Exercise directions.
Within the listing below, how many lines contain "gardeners"? Only the number is wanted.

Dataset.
________________________________________
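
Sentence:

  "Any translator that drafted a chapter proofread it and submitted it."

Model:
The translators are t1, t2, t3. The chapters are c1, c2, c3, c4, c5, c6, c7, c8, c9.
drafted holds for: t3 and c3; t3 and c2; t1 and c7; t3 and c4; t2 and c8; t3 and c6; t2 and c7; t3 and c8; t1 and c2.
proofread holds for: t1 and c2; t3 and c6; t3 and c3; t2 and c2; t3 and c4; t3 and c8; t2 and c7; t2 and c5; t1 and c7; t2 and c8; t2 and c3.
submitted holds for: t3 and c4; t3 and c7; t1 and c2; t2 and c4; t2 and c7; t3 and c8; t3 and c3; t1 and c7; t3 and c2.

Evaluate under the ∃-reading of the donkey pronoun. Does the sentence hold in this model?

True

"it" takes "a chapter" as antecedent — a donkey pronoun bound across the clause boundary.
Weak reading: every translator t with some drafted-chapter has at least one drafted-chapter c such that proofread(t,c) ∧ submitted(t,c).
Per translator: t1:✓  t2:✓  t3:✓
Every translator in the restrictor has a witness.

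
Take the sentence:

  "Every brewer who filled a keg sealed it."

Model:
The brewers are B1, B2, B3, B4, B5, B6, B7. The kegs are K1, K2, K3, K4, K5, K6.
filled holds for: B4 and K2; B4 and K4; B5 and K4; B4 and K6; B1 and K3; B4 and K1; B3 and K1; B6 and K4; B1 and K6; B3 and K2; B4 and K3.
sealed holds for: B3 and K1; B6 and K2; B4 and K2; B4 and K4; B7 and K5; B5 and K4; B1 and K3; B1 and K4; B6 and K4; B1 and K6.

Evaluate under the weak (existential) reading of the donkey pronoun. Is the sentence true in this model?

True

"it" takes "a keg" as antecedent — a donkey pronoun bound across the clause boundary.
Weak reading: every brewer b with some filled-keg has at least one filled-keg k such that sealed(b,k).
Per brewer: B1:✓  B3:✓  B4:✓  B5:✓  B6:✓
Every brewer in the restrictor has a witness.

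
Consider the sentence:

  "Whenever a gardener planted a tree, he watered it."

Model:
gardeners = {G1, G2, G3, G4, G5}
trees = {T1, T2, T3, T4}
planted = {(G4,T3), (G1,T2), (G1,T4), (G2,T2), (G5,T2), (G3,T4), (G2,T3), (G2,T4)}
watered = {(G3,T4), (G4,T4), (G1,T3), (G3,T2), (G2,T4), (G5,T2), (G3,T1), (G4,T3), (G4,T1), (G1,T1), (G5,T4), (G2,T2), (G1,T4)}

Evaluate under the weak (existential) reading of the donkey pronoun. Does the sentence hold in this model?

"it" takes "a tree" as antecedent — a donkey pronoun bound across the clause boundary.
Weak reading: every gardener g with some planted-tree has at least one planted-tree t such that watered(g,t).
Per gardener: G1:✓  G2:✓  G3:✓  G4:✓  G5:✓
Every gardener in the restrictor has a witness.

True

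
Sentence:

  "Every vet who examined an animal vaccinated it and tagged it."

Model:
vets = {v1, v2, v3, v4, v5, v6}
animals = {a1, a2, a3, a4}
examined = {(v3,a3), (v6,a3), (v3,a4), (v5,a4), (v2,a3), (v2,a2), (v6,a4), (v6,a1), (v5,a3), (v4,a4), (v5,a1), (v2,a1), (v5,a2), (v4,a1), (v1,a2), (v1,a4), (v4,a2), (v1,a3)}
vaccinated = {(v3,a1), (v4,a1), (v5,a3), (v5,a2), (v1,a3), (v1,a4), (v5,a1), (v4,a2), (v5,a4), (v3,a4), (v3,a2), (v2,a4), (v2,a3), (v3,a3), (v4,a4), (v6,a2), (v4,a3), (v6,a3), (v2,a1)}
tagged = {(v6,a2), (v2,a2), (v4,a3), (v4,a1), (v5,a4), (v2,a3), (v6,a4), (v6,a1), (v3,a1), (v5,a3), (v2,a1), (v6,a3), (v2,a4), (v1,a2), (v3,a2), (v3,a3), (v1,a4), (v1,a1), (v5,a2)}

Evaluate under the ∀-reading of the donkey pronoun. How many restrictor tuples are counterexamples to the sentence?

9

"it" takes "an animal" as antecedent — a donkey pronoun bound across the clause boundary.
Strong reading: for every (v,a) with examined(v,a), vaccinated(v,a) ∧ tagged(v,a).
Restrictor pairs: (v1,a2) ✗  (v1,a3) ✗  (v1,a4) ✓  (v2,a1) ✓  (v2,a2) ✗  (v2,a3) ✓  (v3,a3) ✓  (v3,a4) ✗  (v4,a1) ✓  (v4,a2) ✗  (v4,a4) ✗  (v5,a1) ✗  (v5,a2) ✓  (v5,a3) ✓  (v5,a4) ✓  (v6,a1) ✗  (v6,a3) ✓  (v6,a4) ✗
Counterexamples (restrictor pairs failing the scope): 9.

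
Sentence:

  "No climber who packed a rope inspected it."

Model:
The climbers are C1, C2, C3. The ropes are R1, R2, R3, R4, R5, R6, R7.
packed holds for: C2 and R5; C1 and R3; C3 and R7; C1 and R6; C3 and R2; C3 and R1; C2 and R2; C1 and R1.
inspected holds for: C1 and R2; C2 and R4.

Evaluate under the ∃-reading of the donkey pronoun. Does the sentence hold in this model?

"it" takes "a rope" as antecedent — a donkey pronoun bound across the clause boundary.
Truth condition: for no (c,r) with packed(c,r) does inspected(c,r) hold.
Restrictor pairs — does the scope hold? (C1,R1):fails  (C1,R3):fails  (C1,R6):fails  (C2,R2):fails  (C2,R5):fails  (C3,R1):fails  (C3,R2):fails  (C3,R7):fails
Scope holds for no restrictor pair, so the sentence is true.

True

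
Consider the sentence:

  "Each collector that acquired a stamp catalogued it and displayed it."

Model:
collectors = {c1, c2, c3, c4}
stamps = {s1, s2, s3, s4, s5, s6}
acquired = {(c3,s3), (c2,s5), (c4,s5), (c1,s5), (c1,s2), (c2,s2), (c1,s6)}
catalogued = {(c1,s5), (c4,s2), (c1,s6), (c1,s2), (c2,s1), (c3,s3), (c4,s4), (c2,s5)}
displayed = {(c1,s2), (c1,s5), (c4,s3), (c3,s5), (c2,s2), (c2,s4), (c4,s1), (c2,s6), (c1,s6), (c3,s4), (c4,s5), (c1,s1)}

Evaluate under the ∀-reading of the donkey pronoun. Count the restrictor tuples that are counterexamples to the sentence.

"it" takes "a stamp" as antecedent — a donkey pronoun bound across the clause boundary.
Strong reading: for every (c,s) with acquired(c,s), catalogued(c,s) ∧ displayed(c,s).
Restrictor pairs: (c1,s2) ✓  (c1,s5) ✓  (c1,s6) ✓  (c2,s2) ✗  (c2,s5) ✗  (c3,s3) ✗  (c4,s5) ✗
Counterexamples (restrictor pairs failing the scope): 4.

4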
________________________________________
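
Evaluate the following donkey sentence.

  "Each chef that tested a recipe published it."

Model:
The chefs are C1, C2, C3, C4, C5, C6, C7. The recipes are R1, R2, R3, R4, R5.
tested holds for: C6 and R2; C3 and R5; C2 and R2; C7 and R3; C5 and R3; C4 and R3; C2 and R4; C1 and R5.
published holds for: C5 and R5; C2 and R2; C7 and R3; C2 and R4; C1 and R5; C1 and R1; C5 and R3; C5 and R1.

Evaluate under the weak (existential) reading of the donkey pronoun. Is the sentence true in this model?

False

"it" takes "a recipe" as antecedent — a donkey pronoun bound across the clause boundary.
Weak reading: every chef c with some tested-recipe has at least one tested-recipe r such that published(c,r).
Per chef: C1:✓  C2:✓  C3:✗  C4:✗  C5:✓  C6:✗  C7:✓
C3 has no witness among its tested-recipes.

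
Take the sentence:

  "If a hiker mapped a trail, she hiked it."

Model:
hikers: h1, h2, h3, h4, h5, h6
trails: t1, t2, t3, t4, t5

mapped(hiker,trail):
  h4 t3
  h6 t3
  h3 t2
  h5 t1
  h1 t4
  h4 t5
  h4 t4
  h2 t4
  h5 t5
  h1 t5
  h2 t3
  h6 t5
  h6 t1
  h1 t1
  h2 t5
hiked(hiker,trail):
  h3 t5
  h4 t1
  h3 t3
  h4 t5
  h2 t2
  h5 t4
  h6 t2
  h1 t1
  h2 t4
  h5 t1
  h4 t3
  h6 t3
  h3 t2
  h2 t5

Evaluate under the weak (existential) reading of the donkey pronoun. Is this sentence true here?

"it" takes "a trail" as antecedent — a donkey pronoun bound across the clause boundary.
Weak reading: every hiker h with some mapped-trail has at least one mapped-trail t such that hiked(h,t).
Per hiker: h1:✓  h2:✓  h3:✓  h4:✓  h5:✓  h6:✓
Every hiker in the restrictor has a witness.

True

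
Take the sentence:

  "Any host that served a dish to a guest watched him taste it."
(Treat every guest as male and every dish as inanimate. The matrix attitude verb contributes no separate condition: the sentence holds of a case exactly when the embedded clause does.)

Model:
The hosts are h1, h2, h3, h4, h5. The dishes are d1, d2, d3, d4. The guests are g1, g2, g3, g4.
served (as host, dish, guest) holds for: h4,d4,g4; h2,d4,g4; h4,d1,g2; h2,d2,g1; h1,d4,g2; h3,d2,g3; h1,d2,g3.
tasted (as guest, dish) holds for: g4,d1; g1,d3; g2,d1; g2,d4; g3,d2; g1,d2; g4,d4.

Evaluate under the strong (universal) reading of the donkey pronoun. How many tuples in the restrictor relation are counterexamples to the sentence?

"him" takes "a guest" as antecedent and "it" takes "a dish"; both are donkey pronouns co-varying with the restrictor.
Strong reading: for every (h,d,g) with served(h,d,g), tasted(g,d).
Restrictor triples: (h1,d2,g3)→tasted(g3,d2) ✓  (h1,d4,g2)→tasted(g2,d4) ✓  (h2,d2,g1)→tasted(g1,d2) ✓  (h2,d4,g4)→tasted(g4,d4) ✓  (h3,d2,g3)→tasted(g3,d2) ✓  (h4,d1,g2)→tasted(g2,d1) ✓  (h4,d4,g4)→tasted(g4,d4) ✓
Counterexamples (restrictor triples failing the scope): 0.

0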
________________________________________
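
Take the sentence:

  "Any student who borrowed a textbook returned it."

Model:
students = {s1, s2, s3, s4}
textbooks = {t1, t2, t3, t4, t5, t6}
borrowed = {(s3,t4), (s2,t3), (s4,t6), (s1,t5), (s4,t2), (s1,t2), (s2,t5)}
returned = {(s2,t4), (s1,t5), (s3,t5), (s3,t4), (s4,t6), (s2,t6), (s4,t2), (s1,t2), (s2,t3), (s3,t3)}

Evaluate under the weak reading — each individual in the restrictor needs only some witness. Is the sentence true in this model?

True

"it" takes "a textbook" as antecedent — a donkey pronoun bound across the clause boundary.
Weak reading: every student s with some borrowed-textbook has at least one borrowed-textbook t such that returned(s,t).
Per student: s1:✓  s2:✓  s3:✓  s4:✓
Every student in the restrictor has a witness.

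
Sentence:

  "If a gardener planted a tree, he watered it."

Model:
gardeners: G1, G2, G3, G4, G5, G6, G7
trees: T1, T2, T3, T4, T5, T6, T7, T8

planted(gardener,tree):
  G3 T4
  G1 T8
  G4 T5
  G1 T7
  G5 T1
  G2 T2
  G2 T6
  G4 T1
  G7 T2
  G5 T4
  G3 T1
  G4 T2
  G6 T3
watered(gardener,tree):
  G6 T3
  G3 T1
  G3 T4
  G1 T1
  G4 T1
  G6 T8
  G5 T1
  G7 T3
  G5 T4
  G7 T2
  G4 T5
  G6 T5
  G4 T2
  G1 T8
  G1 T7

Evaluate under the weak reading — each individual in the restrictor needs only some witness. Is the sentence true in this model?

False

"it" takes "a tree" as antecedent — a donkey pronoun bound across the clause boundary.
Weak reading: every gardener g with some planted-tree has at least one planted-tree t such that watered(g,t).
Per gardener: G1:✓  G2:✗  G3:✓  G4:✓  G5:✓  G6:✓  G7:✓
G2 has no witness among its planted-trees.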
________________________________________
Output below.
2